▶ Problem requirements
Using the data beneath, show every line that includes the word "five".

▶ Data
____

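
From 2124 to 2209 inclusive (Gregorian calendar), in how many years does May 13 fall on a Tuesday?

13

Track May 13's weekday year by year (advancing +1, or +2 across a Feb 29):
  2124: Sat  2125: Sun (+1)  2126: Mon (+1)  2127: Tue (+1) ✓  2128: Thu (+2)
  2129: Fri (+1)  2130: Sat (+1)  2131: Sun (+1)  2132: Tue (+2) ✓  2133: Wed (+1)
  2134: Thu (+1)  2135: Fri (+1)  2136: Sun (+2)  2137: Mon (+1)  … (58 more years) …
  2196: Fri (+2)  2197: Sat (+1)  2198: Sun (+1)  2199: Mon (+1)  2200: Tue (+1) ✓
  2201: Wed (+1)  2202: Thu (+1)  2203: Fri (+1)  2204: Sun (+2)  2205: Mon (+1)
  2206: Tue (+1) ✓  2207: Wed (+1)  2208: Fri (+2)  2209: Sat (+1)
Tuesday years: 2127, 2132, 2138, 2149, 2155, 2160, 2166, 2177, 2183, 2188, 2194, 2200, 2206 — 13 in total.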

____

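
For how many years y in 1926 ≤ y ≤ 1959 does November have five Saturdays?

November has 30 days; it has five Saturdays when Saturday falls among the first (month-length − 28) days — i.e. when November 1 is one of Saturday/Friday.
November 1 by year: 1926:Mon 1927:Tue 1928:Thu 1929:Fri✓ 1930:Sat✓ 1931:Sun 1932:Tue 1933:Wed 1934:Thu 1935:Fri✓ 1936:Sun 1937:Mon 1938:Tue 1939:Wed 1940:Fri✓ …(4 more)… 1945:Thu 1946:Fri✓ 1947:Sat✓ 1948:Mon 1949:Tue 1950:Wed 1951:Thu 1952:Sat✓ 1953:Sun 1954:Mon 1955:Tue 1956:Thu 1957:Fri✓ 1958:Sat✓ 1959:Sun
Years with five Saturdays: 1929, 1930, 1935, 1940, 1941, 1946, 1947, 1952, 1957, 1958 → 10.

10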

____

▶ Exercise answer
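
For how many years y in 1926 ≤ y ≤ 1959 does November have five Saturdays?
November has 30 days; it has five Saturdays when Saturday falls among the first (month-length − 28) days — i.e. when November 1 is one of Saturday/Friday.
Years with five Saturdays: 1929, 1930, 1935, 1940, 1941, 1946, 1947, 1952, 1957, 1958 → 10.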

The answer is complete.